[[ Data for this task open ]]

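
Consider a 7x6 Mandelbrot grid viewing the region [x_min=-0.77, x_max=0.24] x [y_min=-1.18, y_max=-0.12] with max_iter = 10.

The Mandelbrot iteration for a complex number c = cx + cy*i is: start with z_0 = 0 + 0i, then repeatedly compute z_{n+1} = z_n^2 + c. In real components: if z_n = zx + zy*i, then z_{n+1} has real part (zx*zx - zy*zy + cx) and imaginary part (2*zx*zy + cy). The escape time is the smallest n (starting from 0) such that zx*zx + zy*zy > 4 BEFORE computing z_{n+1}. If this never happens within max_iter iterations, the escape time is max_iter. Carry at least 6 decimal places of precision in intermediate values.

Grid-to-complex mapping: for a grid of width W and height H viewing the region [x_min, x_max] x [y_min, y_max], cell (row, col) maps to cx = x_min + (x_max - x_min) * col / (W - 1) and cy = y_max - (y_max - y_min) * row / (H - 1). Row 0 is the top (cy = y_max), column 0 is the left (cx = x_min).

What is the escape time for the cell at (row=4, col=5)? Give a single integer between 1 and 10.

z_0 = 0 + 0i, c = 0.0717 + -0.9680i
Iter 1: z = 0.0717 + -0.9680i, |z|^2 = 0.9422
Iter 2: z = -0.8602 + -1.1067i, |z|^2 = 1.9649
Iter 3: z = -0.4132 + 0.9361i, |z|^2 = 1.0470
Iter 4: z = -0.6338 + -1.7417i, |z|^2 = 3.4351
Iter 5: z = -2.5600 + 1.2399i, |z|^2 = 8.0908
Escaped at iteration 5

Answer: 5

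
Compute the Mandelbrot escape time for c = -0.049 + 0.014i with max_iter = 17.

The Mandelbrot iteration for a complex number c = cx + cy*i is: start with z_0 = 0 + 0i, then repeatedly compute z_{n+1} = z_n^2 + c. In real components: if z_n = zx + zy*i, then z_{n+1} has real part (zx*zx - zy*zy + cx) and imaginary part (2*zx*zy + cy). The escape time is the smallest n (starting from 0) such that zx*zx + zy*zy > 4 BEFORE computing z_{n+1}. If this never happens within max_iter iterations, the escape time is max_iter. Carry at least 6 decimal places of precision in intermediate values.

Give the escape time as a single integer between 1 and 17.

Answer: 17

Derivation:
z_0 = 0 + 0i, c = -0.0490 + 0.0140i
Iter 1: z = -0.0490 + 0.0140i, |z|^2 = 0.0026
Iter 2: z = -0.0468 + 0.0126i, |z|^2 = 0.0023
Iter 3: z = -0.0470 + 0.0128i, |z|^2 = 0.0024
Iter 4: z = -0.0470 + 0.0128i, |z|^2 = 0.0024
Iter 5: z = -0.0470 + 0.0128i, |z|^2 = 0.0024
Iter 6: z = -0.0470 + 0.0128i, |z|^2 = 0.0024
Iter 7: z = -0.0470 + 0.0128i, |z|^2 = 0.0024
Iter 8: z = -0.0470 + 0.0128i, |z|^2 = 0.0024
Iter 9: z = -0.0470 + 0.0128i, |z|^2 = 0.0024
Iter 10: z = -0.0470 + 0.0128i, |z|^2 = 0.0024
Iter 11: z = -0.0470 + 0.0128i, |z|^2 = 0.0024
Iter 12: z = -0.0470 + 0.0128i, |z|^2 = 0.0024
Iter 13: z = -0.0470 + 0.0128i, |z|^2 = 0.0024
Iter 14: z = -0.0470 + 0.0128i, |z|^2 = 0.0024
Iter 15: z = -0.0470 + 0.0128i, |z|^2 = 0.0024
Iter 16: z = -0.0470 + 0.0128i, |z|^2 = 0.0024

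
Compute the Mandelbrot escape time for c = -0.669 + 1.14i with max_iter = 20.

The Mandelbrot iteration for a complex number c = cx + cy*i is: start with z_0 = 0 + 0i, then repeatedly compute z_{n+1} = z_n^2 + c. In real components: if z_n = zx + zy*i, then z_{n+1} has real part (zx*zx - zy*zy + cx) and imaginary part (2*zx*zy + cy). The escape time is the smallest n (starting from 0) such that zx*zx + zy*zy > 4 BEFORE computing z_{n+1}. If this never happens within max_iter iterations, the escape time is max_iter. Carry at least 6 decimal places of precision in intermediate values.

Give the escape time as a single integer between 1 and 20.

Answer: 3

Derivation:
z_0 = 0 + 0i, c = -0.6690 + 1.1400i
Iter 1: z = -0.6690 + 1.1400i, |z|^2 = 1.7472
Iter 2: z = -1.5210 + -0.3853i, |z|^2 = 2.4620
Iter 3: z = 1.4961 + 2.3122i, |z|^2 = 7.5844
Escaped at iteration 3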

[[ Data for this task closed ]]

- [Work task] Each line above is to be repeated exactly.

- [Result]
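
Consider a 7x6 Mandelbrot grid viewing the region [x_min=-0.77, x_max=0.24] x [y_min=-1.18, y_max=-0.12] with max_iter = 10.

The Mandelbrot iteration for a complex number c = cx + cy*i is: start with z_0 = 0 + 0i, then repeatedly compute z_{n+1} = z_n^2 + c. In real components: if z_n = zx + zy*i, then z_{n+1} has real part (zx*zx - zy*zy + cx) and imaginary part (2*zx*zy + cy). The escape time is the smallest n (starting from 0) such that zx*zx + zy*zy > 4 BEFORE computing z_{n+1}. If this never happens within max_iter iterations, the escape time is max_iter. Carry at least 6 decimal places of precision in intermediate values.

Grid-to-complex mapping: for a grid of width W and height H viewing the region [x_min, x_max] x [y_min, y_max], cell (row, col) maps to cx = x_min + (x_max - x_min) * col / (W - 1) and cy = y_max - (y_max - y_min) * row / (H - 1). Row 0 is the top (cy = y_max), column 0 is the left (cx = x_min).

What is the escape time for the cell at (row=4, col=5)? Give a single integer between 1 and 10.

z_0 = 0 + 0i, c = 0.0717 + -0.9680i
Iter 1: z = 0.0717 + -0.9680i, |z|^2 = 0.9422
Iter 2: z = -0.8602 + -1.1067i, |z|^2 = 1.9649
Iter 3: z = -0.4132 + 0.9361i, |z|^2 = 1.0470
Iter 4: z = -0.6338 + -1.7417i, |z|^2 = 3.4351
Iter 5: z = -2.5600 + 1.2399i, |z|^2 = 8.0908
Escaped at iteration 5

Answer: 5

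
Compute the Mandelbrot escape time for c = -0.049 + 0.014i with max_iter = 17.

The Mandelbrot iteration for a complex number c = cx + cy*i is: start with z_0 = 0 + 0i, then repeatedly compute z_{n+1} = z_n^2 + c. In real components: if z_n = zx + zy*i, then z_{n+1} has real part (zx*zx - zy*zy + cx) and imaginary part (2*zx*zy + cy). The escape time is the smallest n (starting from 0) such that zx*zx + zy*zy > 4 BEFORE computing z_{n+1}. If this never happens within max_iter iterations, the escape time is max_iter. Carry at least 6 decimal places of precision in intermediate values.

Give the escape time as a single integer between 1 and 17.

Answer: 17

Derivation:
z_0 = 0 + 0i, c = -0.0490 + 0.0140i
Iter 1: z = -0.0490 + 0.0140i, |z|^2 = 0.0026
Iter 2: z = -0.0468 + 0.0126i, |z|^2 = 0.0023
Iter 3: z = -0.0470 + 0.0128i, |z|^2 = 0.0024
Iter 4: z = -0.0470 + 0.0128i, |z|^2 = 0.0024
Iter 5: z = -0.0470 + 0.0128i, |z|^2 = 0.0024
Iter 6: z = -0.0470 + 0.0128i, |z|^2 = 0.0024
Iter 7: z = -0.0470 + 0.0128i, |z|^2 = 0.0024
Iter 8: z = -0.0470 + 0.0128i, |z|^2 = 0.0024
Iter 9: z = -0.0470 + 0.0128i, |z|^2 = 0.0024
Iter 10: z = -0.0470 + 0.0128i, |z|^2 = 0.0024
Iter 11: z = -0.0470 + 0.0128i, |z|^2 = 0.0024
Iter 12: z = -0.0470 + 0.0128i, |z|^2 = 0.0024
Iter 13: z = -0.0470 + 0.0128i, |z|^2 = 0.0024
Iter 14: z = -0.0470 + 0.0128i, |z|^2 = 0.0024
Iter 15: z = -0.0470 + 0.0128i, |z|^2 = 0.0024
Iter 16: z = -0.0470 + 0.0128i, |z|^2 = 0.0024

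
Compute the Mandelbrot escape time for c = -0.669 + 1.14i with max_iter = 20.

The Mandelbrot iteration for a complex number c = cx + cy*i is: start with z_0 = 0 + 0i, then repeatedly compute z_{n+1} = z_n^2 + c. In real components: if z_n = zx + zy*i, then z_{n+1} has real part (zx*zx - zy*zy + cx) and imaginary part (2*zx*zy + cy). The escape time is the smallest n (starting from 0) such that zx*zx + zy*zy > 4 BEFORE computing z_{n+1}. If this never happens within max_iter iterations, the escape time is max_iter. Carry at least 6 decimal places of precision in intermediate values.

Give the escape time as a single integer between 1 and 20.

Answer: 3

Derivation:
z_0 = 0 + 0i, c = -0.6690 + 1.1400i
Iter 1: z = -0.6690 + 1.1400i, |z|^2 = 1.7472
Iter 2: z = -1.5210 + -0.3853i, |z|^2 = 2.4620
Iter 3: z = 1.4961 + 2.3122i, |z|^2 = 7.5844
Escaped at iteration 3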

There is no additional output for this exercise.